Directions for this task - The records are to be copied in their entirety, exactly as given.

Stored items
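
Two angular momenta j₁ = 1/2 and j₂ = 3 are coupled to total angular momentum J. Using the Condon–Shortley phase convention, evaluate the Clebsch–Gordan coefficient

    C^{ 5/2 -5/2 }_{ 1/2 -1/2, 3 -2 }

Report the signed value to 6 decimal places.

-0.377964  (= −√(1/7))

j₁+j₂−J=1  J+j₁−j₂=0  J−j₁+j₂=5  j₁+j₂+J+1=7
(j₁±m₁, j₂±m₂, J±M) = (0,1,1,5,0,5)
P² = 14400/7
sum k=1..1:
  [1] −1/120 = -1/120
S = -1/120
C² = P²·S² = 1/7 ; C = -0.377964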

Task result -
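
Two angular momenta j₁ = 1/2 and j₂ = 3 are coupled to total angular momentum J. Using the Condon–Shortley phase convention, evaluate the Clebsch–Gordan coefficient

    C^{ 5/2 -5/2 }_{ 1/2 -1/2, 3 -2 }

Report the signed value to 6 decimal places.

-0.377964  (= −√(1/7))

j₁+j₂−J=1  J+j₁−j₂=0  J−j₁+j₂=5  j₁+j₂+J+1=7
(j₁±m₁, j₂±m₂, J±M) = (0,1,1,5,0,5)
P² = 14400/7
sum k=1..1:
  [1] −1/120 = -1/120
S = -1/120
C² = P²·S² = 1/7 ; C = -0.377964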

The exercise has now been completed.